# Assignment
Please transcribe exactly, and only, the lines of the data below between the line holding "The Row player and" and the line holding "if South vs North: 7", inclusive.

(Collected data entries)
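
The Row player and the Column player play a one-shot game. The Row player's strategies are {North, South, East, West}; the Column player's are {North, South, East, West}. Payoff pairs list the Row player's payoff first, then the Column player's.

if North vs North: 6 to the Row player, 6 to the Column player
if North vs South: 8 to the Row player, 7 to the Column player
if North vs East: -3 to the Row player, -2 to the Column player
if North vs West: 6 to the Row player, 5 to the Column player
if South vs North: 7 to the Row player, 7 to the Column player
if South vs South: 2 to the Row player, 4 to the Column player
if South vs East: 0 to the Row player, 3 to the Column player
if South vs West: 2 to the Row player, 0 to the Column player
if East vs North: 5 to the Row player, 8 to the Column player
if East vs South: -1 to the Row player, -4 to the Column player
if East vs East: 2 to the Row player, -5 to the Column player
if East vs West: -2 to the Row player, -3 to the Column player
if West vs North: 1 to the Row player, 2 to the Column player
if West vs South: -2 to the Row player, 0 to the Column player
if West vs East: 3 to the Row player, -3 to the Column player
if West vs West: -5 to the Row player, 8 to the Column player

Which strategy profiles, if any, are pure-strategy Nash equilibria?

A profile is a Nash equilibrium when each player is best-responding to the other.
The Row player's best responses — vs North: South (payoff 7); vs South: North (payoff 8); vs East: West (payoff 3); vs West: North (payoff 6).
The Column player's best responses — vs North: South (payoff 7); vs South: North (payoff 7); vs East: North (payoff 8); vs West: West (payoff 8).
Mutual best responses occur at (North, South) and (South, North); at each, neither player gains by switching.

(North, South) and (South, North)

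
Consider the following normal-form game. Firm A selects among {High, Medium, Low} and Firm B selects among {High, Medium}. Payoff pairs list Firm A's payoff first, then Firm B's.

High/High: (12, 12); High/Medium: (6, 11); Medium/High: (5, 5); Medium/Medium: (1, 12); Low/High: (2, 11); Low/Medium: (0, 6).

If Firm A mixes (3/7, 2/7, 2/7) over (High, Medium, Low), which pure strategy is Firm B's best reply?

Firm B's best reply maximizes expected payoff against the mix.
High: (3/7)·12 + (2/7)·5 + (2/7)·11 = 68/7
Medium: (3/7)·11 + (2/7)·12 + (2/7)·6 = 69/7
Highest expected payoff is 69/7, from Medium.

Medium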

...

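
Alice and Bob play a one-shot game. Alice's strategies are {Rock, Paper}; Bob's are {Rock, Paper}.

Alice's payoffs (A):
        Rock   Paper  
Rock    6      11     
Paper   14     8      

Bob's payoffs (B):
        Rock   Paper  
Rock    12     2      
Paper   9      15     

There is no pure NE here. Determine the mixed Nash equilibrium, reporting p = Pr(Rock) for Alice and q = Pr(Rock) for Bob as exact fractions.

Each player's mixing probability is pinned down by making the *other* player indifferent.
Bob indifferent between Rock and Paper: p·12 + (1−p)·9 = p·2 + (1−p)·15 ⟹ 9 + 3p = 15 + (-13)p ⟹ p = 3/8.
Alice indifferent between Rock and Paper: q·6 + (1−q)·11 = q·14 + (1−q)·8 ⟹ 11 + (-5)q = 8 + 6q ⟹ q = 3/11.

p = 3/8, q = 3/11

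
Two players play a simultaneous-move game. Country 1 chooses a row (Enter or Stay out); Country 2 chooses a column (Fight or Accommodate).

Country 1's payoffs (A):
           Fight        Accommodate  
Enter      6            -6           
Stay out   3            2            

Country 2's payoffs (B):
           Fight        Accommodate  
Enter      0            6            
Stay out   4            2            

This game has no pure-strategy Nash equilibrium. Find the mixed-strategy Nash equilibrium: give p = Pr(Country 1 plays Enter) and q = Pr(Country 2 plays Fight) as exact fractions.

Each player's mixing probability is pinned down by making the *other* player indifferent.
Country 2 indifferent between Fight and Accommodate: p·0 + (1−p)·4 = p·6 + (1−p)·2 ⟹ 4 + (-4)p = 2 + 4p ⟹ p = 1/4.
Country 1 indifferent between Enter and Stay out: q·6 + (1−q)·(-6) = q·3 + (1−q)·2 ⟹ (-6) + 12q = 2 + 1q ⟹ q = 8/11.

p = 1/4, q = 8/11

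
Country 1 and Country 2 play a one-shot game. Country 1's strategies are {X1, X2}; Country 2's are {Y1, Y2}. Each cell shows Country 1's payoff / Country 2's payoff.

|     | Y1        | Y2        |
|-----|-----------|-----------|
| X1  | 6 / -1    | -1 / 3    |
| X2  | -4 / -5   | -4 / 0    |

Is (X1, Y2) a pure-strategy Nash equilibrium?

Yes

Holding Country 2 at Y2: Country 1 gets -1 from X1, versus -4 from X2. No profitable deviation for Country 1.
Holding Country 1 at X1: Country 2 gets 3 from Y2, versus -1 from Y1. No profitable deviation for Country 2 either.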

--

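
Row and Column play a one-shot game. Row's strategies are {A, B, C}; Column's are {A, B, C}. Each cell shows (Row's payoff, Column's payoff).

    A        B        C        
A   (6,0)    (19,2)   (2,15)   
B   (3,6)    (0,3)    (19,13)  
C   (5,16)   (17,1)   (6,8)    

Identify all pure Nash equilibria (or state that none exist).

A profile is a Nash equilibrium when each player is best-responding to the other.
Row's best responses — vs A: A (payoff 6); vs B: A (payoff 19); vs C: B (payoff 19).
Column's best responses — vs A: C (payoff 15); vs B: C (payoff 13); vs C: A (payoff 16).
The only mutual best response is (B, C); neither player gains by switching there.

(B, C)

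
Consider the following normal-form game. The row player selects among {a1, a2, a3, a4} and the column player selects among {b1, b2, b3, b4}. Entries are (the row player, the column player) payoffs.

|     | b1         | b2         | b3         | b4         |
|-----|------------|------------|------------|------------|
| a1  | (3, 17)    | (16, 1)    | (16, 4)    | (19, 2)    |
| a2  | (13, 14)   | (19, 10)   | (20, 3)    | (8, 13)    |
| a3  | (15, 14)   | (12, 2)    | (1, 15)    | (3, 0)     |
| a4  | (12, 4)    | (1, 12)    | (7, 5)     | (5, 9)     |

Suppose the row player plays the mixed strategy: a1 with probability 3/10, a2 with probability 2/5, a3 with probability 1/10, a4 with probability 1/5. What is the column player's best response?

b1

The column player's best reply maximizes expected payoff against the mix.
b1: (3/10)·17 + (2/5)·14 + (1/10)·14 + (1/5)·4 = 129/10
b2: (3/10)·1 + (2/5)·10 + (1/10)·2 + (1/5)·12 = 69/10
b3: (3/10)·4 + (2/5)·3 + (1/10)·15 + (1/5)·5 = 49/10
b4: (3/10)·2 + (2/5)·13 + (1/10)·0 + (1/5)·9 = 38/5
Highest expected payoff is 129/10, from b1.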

# Final answer
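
The Row player and the Column player play a one-shot game. The Row player's strategies are {North, South, East, West}; the Column player's are {North, South, East, West}. Payoff pairs list the Row player's payoff first, then the Column player's.

if North vs North: 6 to the Row player, 6 to the Column player
if North vs South: 8 to the Row player, 7 to the Column player
if North vs East: -3 to the Row player, -2 to the Column player
if North vs West: 6 to the Row player, 5 to the Column player
if South vs North: 7 to the Row player, 7 to the Column player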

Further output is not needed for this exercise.